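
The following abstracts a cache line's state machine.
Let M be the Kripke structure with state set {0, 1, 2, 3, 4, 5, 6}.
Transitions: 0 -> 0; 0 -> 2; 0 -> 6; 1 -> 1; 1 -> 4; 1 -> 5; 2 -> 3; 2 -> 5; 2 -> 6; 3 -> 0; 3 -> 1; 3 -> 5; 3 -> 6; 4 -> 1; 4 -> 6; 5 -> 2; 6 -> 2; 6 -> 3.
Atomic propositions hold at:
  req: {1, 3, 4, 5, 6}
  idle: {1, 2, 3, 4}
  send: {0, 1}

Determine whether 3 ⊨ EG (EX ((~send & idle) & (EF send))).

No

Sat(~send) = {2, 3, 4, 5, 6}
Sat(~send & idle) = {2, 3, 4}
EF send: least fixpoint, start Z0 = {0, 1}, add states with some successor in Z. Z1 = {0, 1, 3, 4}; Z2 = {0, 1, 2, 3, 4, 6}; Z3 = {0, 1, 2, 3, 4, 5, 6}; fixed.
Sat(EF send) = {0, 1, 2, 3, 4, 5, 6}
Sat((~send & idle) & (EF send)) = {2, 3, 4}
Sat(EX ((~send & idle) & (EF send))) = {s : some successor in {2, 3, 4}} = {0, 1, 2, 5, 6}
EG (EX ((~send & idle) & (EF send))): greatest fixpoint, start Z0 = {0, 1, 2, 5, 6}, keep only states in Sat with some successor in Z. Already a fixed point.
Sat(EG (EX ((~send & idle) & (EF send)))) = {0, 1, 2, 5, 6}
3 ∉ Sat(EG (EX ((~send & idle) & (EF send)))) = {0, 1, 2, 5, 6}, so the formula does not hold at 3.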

__________________________________________________

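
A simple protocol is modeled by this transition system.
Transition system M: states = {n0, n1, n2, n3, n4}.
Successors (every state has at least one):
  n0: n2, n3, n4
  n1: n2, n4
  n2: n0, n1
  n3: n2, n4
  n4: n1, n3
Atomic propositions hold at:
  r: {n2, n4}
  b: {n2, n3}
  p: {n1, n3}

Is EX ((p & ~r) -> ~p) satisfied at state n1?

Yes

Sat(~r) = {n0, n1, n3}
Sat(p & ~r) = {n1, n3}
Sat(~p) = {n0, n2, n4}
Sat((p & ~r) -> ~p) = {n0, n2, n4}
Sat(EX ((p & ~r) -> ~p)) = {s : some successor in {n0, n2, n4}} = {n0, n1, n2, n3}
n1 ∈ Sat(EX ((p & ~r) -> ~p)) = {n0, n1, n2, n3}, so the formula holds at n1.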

__________________________________________________

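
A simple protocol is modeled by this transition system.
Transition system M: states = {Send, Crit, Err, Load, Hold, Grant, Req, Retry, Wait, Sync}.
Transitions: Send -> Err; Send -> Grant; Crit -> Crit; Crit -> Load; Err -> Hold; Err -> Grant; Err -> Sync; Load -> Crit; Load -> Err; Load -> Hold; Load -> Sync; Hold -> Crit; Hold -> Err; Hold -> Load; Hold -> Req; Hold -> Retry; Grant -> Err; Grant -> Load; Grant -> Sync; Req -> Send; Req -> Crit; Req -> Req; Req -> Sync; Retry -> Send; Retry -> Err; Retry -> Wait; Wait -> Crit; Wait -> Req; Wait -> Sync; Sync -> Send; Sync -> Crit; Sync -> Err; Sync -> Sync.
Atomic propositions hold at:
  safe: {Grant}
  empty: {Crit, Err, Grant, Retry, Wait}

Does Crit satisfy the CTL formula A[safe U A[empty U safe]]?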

__________________________________________________

*EXERCISE DIRECTIONS*. In the listing above, count each line that holds the word "Load" and report the number alone.

*EXPECTED OUTPUT*. 2